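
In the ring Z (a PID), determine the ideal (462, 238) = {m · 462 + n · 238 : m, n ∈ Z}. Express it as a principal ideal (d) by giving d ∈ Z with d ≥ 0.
In the PID Z, (a, b) is generated by gcd(a, b). Compute gcd(462, 238) with the extended Euclidean algorithm, tracking rows (r, s, t) with s·462 + t·238 = r:
  row A: (462, 1, 0)   [1·462 + 0·238 = 462]
  row B: (238, 0, 1)   [0·462 + 1·238 = 238]
  462 = 1·238 + 224   → row C = row A − 1·row B = (224, 1, −1)   [check: 1·462 − 1·238 = 224]
  238 = 1·224 + 14   → row D = row B − 1·row C = (14, −1, 2)   [check: −1·462 + 2·238 = 14]
  224 = 16·14 + 0   → remainder 0, stop. gcd = 14 (last nonzero row D).
So gcd(462, 238) = 14, with Bézout identity −1·462 + 2·238 = 14. Containment (⊇): the Bézout identity exhibits 14 as an element of (462, 238), giving (14) ⊆ (462, 238). Containment (⊆): since 14 | 462 and 14 | 238 (462 = 14·33, 238 = 14·17), every Z-linear combination of 462 and 238 is divisible by 14, so (462, 238) ⊆ (14). Therefore (462, 238) = (14), d = 14.

Final answer: (462, 238) = (14); d = 14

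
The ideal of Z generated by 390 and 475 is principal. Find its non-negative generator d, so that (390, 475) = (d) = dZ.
In the PID Z, (a, b) is generated by gcd(a, b). Compute gcd(475, 390) with the extended Euclidean algorithm, tracking rows (r, s, t) with s·475 + t·390 = r:
  row A: (475, 1, 0)   [1·475 + 0·390 = 475]
  row B: (390, 0, 1)   [0·475 + 1·390 = 390]
  475 = 1·390 + 85   → row C = row A − 1·row B = (85, 1, −1)   [check: 1·475 − 1·390 = 85]
  390 = 4·85 + 50   → row D = row B − 4·row C = (50, −4, 5)   [check: −4·475 + 5·390 = 50]
  85 = 1·50 + 35   → row E = row C − 1·row D = (35, 5, −6)   [check: 5·475 − 6·390 = 35]
  50 = 1·35 + 15   → row F = row D − 1·row E = (15, −9, 11)   [check: −9·475 + 11·390 = 15]
  35 = 2·15 + 5   → row G = row E − 2·row F = (5, 23, −28)   [check: 23·475 − 28·390 = 5]
  15 = 3·5 + 0   → remainder 0, stop. gcd = 5 (last nonzero row G).
So gcd(390, 475) = 5, with Bézout identity 23·475 − 28·390 = 5. Containment (⊇): the Bézout identity exhibits 5 as an element of (390, 475), giving (5) ⊆ (390, 475). Containment (⊆): since 5 | 390 and 5 | 475 (390 = 5·78, 475 = 5·95), every Z-linear combination of 390 and 475 is divisible by 5, so (390, 475) ⊆ (5). Therefore (390, 475) = (5), d = 5.

Final answer: (390, 475) = (5); d = 5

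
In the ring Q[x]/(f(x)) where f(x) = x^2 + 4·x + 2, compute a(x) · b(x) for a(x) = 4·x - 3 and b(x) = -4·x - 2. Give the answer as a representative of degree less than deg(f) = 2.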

What to produce – Output each of the records exactly as it stands above.

Output –
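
In the ring Z (a PID), determine the ideal (462, 238) = {m · 462 + n · 238 : m, n ∈ Z}. Express it as a principal ideal (d) by giving d ∈ Z with d ≥ 0.
In the PID Z, (a, b) is generated by gcd(a, b). Compute gcd(462, 238) with the extended Euclidean algorithm, tracking rows (r, s, t) with s·462 + t·238 = r:
  row A: (462, 1, 0)   [1·462 + 0·238 = 462]
  row B: (238, 0, 1)   [0·462 + 1·238 = 238]
  462 = 1·238 + 224   → row C = row A − 1·row B = (224, 1, −1)   [check: 1·462 − 1·238 = 224]
  238 = 1·224 + 14   → row D = row B − 1·row C = (14, −1, 2)   [check: −1·462 + 2·238 = 14]
  224 = 16·14 + 0   → remainder 0, stop. gcd = 14 (last nonzero row D).
So gcd(462, 238) = 14, with Bézout identity −1·462 + 2·238 = 14. Containment (⊇): the Bézout identity exhibits 14 as an element of (462, 238), giving (14) ⊆ (462, 238). Containment (⊆): since 14 | 462 and 14 | 238 (462 = 14·33, 238 = 14·17), every Z-linear combination of 462 and 238 is divisible by 14, so (462, 238) ⊆ (14). Therefore (462, 238) = (14), d = 14.

Final answer: (462, 238) = (14); d = 14

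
The ideal of Z generated by 390 and 475 is principal. Find its non-negative generator d, so that (390, 475) = (d) = dZ.
In the PID Z, (a, b) is generated by gcd(a, b). Compute gcd(475, 390) with the extended Euclidean algorithm, tracking rows (r, s, t) with s·475 + t·390 = r:
  row A: (475, 1, 0)   [1·475 + 0·390 = 475]
  row B: (390, 0, 1)   [0·475 + 1·390 = 390]
  475 = 1·390 + 85   → row C = row A − 1·row B = (85, 1, −1)   [check: 1·475 − 1·390 = 85]
  390 = 4·85 + 50   → row D = row B − 4·row C = (50, −4, 5)   [check: −4·475 + 5·390 = 50]
  85 = 1·50 + 35   → row E = row C − 1·row D = (35, 5, −6)   [check: 5·475 − 6·390 = 35]
  50 = 1·35 + 15   → row F = row D − 1·row E = (15, −9, 11)   [check: −9·475 + 11·390 = 15]
  35 = 2·15 + 5   → row G = row E − 2·row F = (5, 23, −28)   [check: 23·475 − 28·390 = 5]
  15 = 3·5 + 0   → remainder 0, stop. gcd = 5 (last nonzero row G).
So gcd(390, 475) = 5, with Bézout identity 23·475 − 28·390 = 5. Containment (⊇): the Bézout identity exhibits 5 as an element of (390, 475), giving (5) ⊆ (390, 475). Containment (⊆): since 5 | 390 and 5 | 475 (390 = 5·78, 475 = 5·95), every Z-linear combination of 390 and 475 is divisible by 5, so (390, 475) ⊆ (5). Therefore (390, 475) = (5), d = 5.

Final answer: (390, 475) = (5); d = 5

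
In the ring Q[x]/(f(x)) where f(x) = x^2 + 4·x + 2, compute a(x) · b(x) for a(x) = 4·x - 3 and b(x) = -4·x - 2. Give the answer as a representative of degree less than deg(f) = 2.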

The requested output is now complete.